===== Material shown
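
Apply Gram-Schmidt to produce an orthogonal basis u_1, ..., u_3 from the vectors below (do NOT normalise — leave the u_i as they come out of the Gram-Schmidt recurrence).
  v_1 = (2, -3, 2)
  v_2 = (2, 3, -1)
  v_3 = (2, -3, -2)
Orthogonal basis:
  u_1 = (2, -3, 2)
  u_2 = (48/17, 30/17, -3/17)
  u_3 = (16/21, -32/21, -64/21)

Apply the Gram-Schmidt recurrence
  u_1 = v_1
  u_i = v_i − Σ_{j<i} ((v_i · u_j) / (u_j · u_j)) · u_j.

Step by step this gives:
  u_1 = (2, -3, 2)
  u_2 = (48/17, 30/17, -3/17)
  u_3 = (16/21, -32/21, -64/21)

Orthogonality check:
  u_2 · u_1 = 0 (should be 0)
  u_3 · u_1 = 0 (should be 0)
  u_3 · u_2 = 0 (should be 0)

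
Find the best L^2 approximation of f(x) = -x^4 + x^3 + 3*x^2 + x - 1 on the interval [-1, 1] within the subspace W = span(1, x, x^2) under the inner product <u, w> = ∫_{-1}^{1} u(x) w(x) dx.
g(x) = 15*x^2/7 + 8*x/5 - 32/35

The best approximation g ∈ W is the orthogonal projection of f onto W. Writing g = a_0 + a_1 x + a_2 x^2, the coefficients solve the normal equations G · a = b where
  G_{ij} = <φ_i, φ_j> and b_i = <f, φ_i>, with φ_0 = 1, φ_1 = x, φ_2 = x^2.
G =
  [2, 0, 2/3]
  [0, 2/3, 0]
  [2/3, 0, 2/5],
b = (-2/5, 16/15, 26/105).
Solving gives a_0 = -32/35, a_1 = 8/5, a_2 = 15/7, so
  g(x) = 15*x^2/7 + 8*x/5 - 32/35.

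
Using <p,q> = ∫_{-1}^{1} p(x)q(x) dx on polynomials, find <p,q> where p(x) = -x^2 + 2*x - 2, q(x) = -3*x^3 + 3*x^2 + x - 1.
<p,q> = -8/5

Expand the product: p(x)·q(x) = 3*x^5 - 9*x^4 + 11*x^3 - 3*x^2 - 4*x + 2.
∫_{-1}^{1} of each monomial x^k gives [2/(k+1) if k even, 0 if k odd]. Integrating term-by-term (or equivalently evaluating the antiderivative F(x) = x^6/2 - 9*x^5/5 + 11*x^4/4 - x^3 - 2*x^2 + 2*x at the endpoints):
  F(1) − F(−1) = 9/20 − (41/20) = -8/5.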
==========
▸ **Activity**: Reproduce the entries above exactly, every line included.

▸ **Solution below**:
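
Apply Gram-Schmidt to produce an orthogonal basis u_1, ..., u_3 from the vectors below (do NOT normalise — leave the u_i as they come out of the Gram-Schmidt recurrence).
  v_1 = (2, -3, 2)
  v_2 = (2, 3, -1)
  v_3 = (2, -3, -2)
Orthogonal basis:
  u_1 = (2, -3, 2)
  u_2 = (48/17, 30/17, -3/17)
  u_3 = (16/21, -32/21, -64/21)

Apply the Gram-Schmidt recurrence
  u_1 = v_1
  u_i = v_i − Σ_{j<i} ((v_i · u_j) / (u_j · u_j)) · u_j.

Step by step this gives:
  u_1 = (2, -3, 2)
  u_2 = (48/17, 30/17, -3/17)
  u_3 = (16/21, -32/21, -64/21)

Orthogonality check:
  u_2 · u_1 = 0 (should be 0)
  u_3 · u_1 = 0 (should be 0)
  u_3 · u_2 = 0 (should be 0)

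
Find the best L^2 approximation of f(x) = -x^4 + x^3 + 3*x^2 + x - 1 on the interval [-1, 1] within the subspace W = span(1, x, x^2) under the inner product <u, w> = ∫_{-1}^{1} u(x) w(x) dx.
g(x) = 15*x^2/7 + 8*x/5 - 32/35

The best approximation g ∈ W is the orthogonal projection of f onto W. Writing g = a_0 + a_1 x + a_2 x^2, the coefficients solve the normal equations G · a = b where
  G_{ij} = <φ_i, φ_j> and b_i = <f, φ_i>, with φ_0 = 1, φ_1 = x, φ_2 = x^2.
G =
  [2, 0, 2/3]
  [0, 2/3, 0]
  [2/3, 0, 2/5],
b = (-2/5, 16/15, 26/105).
Solving gives a_0 = -32/35, a_1 = 8/5, a_2 = 15/7, so
  g(x) = 15*x^2/7 + 8*x/5 - 32/35.

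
Using <p,q> = ∫_{-1}^{1} p(x)q(x) dx on polynomials, find <p,q> where p(x) = -x^2 + 2*x - 2, q(x) = -3*x^3 + 3*x^2 + x - 1.
<p,q> = -8/5

Expand the product: p(x)·q(x) = 3*x^5 - 9*x^4 + 11*x^3 - 3*x^2 - 4*x + 2.
∫_{-1}^{1} of each monomial x^k gives [2/(k+1) if k even, 0 if k odd]. Integrating term-by-term (or equivalently evaluating the antiderivative F(x) = x^6/2 - 9*x^5/5 + 11*x^4/4 - x^3 - 2*x^2 + 2*x at the endpoints):
  F(1) − F(−1) = 9/20 − (41/20) = -8/5.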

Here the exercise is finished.